What you return must be every line from the beginning of the data through the line holding "count as violations.", unchanged.

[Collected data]
• • • •
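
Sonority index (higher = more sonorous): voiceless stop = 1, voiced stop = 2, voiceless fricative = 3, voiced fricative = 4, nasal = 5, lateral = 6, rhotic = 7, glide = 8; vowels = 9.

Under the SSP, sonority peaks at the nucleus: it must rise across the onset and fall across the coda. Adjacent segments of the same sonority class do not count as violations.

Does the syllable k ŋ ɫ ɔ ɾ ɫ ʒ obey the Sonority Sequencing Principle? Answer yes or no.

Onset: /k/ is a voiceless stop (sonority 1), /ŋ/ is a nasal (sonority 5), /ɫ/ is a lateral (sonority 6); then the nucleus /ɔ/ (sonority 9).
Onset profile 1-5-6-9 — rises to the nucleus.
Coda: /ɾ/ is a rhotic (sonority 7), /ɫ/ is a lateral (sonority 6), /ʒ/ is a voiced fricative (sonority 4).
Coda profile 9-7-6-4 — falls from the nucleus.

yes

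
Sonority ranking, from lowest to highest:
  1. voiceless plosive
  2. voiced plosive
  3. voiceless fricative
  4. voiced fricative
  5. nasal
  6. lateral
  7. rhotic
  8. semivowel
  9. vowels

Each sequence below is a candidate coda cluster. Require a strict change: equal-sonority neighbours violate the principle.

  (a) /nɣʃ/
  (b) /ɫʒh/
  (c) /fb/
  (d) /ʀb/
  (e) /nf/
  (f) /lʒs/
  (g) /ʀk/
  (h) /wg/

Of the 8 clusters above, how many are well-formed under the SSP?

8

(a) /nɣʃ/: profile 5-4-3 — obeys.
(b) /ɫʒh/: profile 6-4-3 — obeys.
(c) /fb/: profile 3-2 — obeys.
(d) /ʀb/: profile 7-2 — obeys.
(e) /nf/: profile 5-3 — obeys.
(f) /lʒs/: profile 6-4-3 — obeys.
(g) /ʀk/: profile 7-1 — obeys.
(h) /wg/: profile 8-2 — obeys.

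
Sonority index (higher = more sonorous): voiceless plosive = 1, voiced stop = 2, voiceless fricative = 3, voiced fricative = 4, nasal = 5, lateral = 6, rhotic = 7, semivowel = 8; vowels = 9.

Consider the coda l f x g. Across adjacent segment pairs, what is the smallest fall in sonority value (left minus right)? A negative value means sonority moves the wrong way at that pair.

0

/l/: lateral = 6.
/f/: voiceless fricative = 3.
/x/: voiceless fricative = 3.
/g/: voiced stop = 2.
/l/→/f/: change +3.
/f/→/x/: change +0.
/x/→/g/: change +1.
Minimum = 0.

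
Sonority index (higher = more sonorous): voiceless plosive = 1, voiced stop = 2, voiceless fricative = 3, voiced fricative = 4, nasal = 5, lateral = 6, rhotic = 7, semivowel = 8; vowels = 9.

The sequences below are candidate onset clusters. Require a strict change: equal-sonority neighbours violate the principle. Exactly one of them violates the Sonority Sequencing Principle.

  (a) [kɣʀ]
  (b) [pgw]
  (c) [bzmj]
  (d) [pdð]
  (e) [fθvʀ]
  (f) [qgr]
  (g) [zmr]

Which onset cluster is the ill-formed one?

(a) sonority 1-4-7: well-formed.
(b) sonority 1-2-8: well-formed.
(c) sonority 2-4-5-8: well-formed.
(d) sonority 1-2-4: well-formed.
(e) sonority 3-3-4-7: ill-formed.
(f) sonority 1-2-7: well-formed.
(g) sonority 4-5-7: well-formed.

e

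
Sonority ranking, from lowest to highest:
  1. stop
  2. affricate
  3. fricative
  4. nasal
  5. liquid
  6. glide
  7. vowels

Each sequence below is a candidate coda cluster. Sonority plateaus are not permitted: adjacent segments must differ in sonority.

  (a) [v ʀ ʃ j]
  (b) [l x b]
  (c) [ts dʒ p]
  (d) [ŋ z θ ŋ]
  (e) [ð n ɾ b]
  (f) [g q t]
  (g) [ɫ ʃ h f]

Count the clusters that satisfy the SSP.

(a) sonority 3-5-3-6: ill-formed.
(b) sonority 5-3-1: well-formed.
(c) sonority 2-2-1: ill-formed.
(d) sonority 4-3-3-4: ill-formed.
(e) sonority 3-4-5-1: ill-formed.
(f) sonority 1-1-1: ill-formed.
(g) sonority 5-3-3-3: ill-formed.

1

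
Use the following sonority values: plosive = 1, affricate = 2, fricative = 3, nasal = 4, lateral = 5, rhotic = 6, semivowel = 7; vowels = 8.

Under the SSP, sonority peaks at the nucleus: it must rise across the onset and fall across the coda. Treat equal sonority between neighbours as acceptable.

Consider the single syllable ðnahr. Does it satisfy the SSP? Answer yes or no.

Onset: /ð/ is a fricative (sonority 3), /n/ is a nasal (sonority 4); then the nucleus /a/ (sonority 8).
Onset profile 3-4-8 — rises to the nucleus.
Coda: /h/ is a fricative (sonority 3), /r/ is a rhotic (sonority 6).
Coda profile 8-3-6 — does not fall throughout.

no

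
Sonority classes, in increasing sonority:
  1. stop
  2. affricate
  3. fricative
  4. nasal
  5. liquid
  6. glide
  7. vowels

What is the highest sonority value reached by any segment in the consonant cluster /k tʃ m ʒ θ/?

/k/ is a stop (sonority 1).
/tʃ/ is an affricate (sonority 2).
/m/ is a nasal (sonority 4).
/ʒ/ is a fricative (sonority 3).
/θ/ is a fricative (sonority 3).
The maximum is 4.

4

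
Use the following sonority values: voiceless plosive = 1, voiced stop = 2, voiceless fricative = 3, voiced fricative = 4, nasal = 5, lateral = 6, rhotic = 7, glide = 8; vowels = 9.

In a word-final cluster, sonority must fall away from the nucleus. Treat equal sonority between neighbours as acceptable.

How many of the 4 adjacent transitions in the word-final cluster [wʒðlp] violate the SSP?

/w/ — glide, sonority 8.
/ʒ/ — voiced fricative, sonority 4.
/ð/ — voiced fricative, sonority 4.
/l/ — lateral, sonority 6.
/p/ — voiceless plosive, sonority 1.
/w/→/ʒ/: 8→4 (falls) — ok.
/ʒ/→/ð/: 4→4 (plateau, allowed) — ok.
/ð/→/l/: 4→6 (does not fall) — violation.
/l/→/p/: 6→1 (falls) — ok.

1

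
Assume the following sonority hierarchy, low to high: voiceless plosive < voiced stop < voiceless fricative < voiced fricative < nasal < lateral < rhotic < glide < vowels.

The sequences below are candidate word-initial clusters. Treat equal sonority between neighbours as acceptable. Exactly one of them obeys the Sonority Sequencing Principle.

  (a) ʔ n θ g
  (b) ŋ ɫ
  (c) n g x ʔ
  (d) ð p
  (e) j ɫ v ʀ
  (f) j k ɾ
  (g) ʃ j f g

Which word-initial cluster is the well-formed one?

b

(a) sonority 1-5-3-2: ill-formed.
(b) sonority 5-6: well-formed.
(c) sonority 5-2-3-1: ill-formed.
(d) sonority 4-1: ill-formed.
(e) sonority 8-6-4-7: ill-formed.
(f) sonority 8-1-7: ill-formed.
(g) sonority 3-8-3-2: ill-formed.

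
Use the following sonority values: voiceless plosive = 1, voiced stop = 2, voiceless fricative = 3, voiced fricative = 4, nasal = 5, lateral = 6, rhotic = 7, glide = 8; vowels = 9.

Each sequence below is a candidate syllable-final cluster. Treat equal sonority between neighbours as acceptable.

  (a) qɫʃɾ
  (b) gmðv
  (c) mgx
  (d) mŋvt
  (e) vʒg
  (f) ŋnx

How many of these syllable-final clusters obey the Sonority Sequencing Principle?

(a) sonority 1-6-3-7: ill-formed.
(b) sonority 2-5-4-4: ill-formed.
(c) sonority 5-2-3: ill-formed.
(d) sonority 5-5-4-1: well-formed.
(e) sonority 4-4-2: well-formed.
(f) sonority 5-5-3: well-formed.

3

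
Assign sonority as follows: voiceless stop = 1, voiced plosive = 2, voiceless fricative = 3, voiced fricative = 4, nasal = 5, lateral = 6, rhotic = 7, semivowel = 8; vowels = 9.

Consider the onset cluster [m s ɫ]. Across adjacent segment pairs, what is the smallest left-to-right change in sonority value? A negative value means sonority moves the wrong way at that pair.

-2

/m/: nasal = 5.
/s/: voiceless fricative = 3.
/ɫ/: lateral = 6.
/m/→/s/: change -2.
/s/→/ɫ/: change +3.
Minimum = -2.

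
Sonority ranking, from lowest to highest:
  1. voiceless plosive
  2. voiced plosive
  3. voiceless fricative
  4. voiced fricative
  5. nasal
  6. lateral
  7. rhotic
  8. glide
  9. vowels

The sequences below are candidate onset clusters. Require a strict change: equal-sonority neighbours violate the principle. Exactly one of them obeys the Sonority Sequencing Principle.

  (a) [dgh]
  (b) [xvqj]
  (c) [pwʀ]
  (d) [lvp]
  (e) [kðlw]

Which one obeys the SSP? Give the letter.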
• • • •
** The answer **
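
Sonority index (higher = more sonorous): voiceless stop = 1, voiced stop = 2, voiceless fricative = 3, voiced fricative = 4, nasal = 5, lateral = 6, rhotic = 7, glide = 8; vowels = 9.

Under the SSP, sonority peaks at the nucleus: it must rise across the onset and fall across the coda. Adjacent segments of the same sonority class do not count as violations.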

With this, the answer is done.